WHAT YOU NEED TO DO: Send back every record exactly.

LISTED ENTRIES:

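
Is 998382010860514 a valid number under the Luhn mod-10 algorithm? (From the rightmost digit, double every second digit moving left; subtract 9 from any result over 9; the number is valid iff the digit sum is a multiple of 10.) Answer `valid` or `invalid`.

valid

From the right, keep odd positions and double even positions (subtract 9 from any doubled value over 9):
  doubled (positions 2,4,...): 2 0 7 2 4 6 9 → sum 30
  kept (positions 1,3,...): 4 5 6 0 0 8 8 9 → sum 40
Total = 70.
70 mod 10 = 0, so the number is valid.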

RESULT FOR THIS TASK:
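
Is 998382010860514 a valid number under the Luhn mod-10 algorithm? (From the rightmost digit, double every second digit moving left; subtract 9 from any result over 9; the number is valid iff the digit sum is a multiple of 10.) Answer `valid` or `invalid`.

valid

From the right, keep odd positions and double even positions (subtract 9 from any doubled value over 9):
  doubled (positions 2,4,...): 2 0 7 2 4 6 9 → sum 30
  kept (positions 1,3,...): 4 5 6 0 0 8 8 9 → sum 40
Total = 70.
70 mod 10 = 0, so the number is valid.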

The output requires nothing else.